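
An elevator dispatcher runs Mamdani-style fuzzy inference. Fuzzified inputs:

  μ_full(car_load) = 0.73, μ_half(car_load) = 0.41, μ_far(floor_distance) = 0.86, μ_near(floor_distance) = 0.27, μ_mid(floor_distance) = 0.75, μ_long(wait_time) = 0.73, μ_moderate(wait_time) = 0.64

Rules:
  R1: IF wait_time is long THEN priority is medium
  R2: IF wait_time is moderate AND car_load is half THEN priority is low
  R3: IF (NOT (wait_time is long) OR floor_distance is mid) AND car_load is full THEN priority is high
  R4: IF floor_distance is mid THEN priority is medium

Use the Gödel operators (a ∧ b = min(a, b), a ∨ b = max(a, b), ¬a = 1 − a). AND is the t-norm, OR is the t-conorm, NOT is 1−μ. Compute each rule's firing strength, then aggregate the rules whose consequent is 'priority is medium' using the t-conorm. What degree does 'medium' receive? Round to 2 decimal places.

R1: long=0.73 → w = 0.73
R2: moderate=0.64, half=0.41; AND[min(a, b)] → w = 0.41
R3: (¬long=1−0.73=0.27 OR mid=0.75) = 0.75; AND[min(a, b)] with full=0.73 → w = 0.73
R4: mid=0.75 → w = 0.75
Rules with consequent 'medium': {R1, R4} → strengths 0.73, 0.75
Aggregate via t-conorm [max(a, b)]: 0.75

0.75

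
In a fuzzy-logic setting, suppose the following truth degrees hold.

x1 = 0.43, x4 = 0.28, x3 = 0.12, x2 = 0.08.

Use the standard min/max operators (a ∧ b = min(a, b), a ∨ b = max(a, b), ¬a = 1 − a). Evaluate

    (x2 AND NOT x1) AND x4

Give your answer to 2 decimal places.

NOT x1 = 1 − 0.43 = 0.57
x2 AND NOT x1 = min(a, b) on (0.08, 0.57) = 0.08
(x2 AND NOT x1) AND x4 = min(a, b) on (0.08, 0.28) = 0.08

0.08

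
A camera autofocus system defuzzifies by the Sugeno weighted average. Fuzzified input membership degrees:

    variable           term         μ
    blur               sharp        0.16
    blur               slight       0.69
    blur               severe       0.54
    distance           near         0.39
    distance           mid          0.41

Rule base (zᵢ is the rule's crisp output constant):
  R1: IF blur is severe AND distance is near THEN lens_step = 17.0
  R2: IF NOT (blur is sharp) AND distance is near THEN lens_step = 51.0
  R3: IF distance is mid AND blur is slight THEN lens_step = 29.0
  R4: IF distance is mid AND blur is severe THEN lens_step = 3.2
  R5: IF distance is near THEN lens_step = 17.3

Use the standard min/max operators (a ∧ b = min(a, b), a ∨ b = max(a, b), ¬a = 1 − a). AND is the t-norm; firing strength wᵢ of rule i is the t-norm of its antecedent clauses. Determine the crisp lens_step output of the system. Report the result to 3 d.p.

23.351

R1 (z=17.0): severe=0.54, near=0.39; AND[min(a, b)] → w = 0.39
R2 (z=51.0): ¬sharp=1−0.16=0.84, near=0.39; AND[min(a, b)] → w = 0.39
R3 (z=29.0): mid=0.41, slight=0.69; AND[min(a, b)] → w = 0.41
R4 (z=3.2): mid=0.41, severe=0.54; AND[min(a, b)] → w = 0.41
R5 (z=17.3): near=0.39 → w = 0.39
Weighted average = (0.39·17.0 + 0.39·51.0 + 0.41·29.0 + 0.41·3.2 + 0.39·17.3) / (0.39 + 0.39 + 0.41 + 0.41 + 0.39)
  = 46.4690 / 1.9900 = 23.351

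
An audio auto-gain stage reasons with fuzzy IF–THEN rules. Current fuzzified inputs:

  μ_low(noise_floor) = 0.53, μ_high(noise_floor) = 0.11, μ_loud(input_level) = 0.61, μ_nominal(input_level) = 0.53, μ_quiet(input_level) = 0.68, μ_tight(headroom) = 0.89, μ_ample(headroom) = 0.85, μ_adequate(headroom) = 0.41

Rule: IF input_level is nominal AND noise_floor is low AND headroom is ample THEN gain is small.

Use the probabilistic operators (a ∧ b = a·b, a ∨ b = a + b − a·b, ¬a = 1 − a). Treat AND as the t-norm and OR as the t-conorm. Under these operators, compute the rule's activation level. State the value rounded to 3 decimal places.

firing strength: nominal=0.53, low=0.53, ample=0.85; AND[a·b] → w = 0.2388

0.239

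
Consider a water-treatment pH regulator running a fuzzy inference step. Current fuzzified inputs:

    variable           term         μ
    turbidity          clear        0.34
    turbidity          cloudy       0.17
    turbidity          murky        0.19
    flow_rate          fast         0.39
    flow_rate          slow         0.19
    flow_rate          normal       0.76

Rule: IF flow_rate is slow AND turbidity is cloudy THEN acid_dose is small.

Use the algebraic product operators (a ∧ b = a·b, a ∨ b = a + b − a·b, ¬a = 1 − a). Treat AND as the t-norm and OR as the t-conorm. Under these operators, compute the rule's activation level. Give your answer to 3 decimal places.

0.032

firing strength: slow=0.19, cloudy=0.17; AND[a·b] → w = 0.0323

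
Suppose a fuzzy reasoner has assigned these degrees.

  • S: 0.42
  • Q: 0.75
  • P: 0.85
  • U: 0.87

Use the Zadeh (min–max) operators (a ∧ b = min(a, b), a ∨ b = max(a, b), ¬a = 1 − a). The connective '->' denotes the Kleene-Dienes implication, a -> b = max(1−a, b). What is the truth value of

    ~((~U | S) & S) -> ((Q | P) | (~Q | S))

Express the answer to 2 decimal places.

0.85

~U = 1 − 0.87 = 0.13
~U | S = max(a, b) on (0.13, 0.42) = 0.42
(~U | S) & S = min(a, b) on (0.42, 0.42) = 0.42
~((~U | S) & S) = 1 − 0.42 = 0.58
Q | P = max(a, b) on (0.75, 0.85) = 0.85
~Q = 1 − 0.75 = 0.25
~Q | S = max(a, b) on (0.25, 0.42) = 0.42
(Q | P) | (~Q | S) = max(a, b) on (0.85, 0.42) = 0.85
~((~U | S) & S) -> ((Q | P) | (~Q | S))  [Kleene-Dienes: max(1−a, b)] with a=0.58, b=0.85 → 0.85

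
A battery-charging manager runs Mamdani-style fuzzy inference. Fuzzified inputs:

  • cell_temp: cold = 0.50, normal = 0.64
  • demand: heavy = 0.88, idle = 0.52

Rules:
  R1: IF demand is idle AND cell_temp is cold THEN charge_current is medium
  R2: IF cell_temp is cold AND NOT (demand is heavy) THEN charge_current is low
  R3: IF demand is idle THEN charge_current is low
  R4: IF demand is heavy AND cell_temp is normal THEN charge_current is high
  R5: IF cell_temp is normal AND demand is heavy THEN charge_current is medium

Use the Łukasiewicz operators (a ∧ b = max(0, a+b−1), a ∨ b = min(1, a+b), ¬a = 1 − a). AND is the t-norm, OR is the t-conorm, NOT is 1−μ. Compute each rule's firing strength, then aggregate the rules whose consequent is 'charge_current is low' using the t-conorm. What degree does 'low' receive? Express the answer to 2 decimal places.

R1: idle=0.52, cold=0.50; AND[max(0, a+b−1)] → w = 0.02
R2: cold=0.50, ¬heavy=1−0.88=0.12; AND[max(0, a+b−1)] → w = 0.00
R3: idle=0.52 → w = 0.52
R4: heavy=0.88, normal=0.64; AND[max(0, a+b−1)] → w = 0.52
R5: normal=0.64, heavy=0.88; AND[max(0, a+b−1)] → w = 0.52
Rules with consequent 'low': {R2, R3} → strengths 0.00, 0.52
Aggregate via t-conorm [min(1, a+b)]: 0.52

0.52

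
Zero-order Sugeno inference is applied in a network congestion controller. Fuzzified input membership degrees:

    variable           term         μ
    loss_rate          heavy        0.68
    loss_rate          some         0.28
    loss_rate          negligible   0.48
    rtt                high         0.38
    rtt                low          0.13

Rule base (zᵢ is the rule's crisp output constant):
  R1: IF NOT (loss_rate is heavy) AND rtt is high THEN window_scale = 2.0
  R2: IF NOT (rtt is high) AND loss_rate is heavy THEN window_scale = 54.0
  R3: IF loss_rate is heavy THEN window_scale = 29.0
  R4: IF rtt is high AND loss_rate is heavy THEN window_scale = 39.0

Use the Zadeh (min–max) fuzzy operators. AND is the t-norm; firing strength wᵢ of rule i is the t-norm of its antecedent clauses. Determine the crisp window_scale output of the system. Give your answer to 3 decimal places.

R1 (z=2.0): ¬heavy=1−0.68=0.32, high=0.38; AND[min(a, b)] → w = 0.32
R2 (z=54.0): ¬high=1−0.38=0.62, heavy=0.68; AND[min(a, b)] → w = 0.62
R3 (z=29.0): heavy=0.68 → w = 0.68
R4 (z=39.0): high=0.38, heavy=0.68; AND[min(a, b)] → w = 0.38
Weighted average = (0.32·2.0 + 0.62·54.0 + 0.68·29.0 + 0.38·39.0) / (0.32 + 0.62 + 0.68 + 0.38)
  = 68.6600 / 2.0000 = 34.330

34.330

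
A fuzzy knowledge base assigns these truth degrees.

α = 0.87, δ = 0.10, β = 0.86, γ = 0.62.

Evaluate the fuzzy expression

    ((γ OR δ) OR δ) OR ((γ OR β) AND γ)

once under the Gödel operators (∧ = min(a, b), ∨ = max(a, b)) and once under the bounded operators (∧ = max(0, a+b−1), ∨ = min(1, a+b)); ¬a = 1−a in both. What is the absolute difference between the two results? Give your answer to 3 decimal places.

0.380

Under Gödel:
  γ OR δ = max(a, b) on (0.62, 0.10) = 0.62
  (γ OR δ) OR δ = max(a, b) on (0.62, 0.10) = 0.62
  γ OR β = max(a, b) on (0.62, 0.86) = 0.86
  (γ OR β) AND γ = min(a, b) on (0.86, 0.62) = 0.62
  ((γ OR δ) OR δ) OR ((γ OR β) AND γ) = max(a, b) on (0.62, 0.62) = 0.62
  → value = 0.6200
Under bounded:
  γ OR δ = min(1, a+b) on (0.62, 0.10) = 0.72
  (γ OR δ) OR δ = min(1, a+b) on (0.72, 0.10) = 0.82
  γ OR β = min(1, a+b) on (0.62, 0.86) = 1.00
  (γ OR β) AND γ = max(0, a+b−1) on (1.00, 0.62) = 0.62
  ((γ OR δ) OR δ) OR ((γ OR β) AND γ) = min(1, a+b) on (0.82, 0.62) = 1.00
  → value = 1.0000
|0.6200 − 1.0000| = 0.380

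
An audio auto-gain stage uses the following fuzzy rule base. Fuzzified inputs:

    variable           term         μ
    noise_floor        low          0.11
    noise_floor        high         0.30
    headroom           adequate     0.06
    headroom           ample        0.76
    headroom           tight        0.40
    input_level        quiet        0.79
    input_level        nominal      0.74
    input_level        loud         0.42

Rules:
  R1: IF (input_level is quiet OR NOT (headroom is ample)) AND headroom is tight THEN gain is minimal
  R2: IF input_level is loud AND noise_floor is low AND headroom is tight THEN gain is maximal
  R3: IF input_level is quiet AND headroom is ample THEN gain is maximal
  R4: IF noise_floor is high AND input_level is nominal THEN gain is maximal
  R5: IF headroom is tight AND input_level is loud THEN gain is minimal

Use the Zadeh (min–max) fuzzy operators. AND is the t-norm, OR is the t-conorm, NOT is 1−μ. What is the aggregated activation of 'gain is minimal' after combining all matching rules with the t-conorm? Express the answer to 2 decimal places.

0.40

R1: (quiet=0.79 OR ¬ample=1−0.76=0.24) = 0.79; AND[min(a, b)] with tight=0.40 → w = 0.40
R2: loud=0.42, low=0.11, tight=0.40; AND[min(a, b)] → w = 0.11
R3: quiet=0.79, ample=0.76; AND[min(a, b)] → w = 0.76
R4: high=0.30, nominal=0.74; AND[min(a, b)] → w = 0.30
R5: tight=0.40, loud=0.42; AND[min(a, b)] → w = 0.40
Rules with consequent 'minimal': {R1, R5} → strengths 0.40, 0.40
Aggregate via t-conorm [max(a, b)]: 0.40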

__________

TASK STATEMENT ->
Start with the first line. Please copy exactly each line of the listing through the one with "R3: IF (NOT", including it.

ANSWER BOX ->
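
An elevator dispatcher runs Mamdani-style fuzzy inference. Fuzzified inputs:

  μ_full(car_load) = 0.73, μ_half(car_load) = 0.41, μ_far(floor_distance) = 0.86, μ_near(floor_distance) = 0.27, μ_mid(floor_distance) = 0.75, μ_long(wait_time) = 0.73, μ_moderate(wait_time) = 0.64

Rules:
  R1: IF wait_time is long THEN priority is medium
  R2: IF wait_time is moderate AND car_load is half THEN priority is low
  R3: IF (NOT (wait_time is long) OR floor_distance is mid) AND car_load is full THEN priority is high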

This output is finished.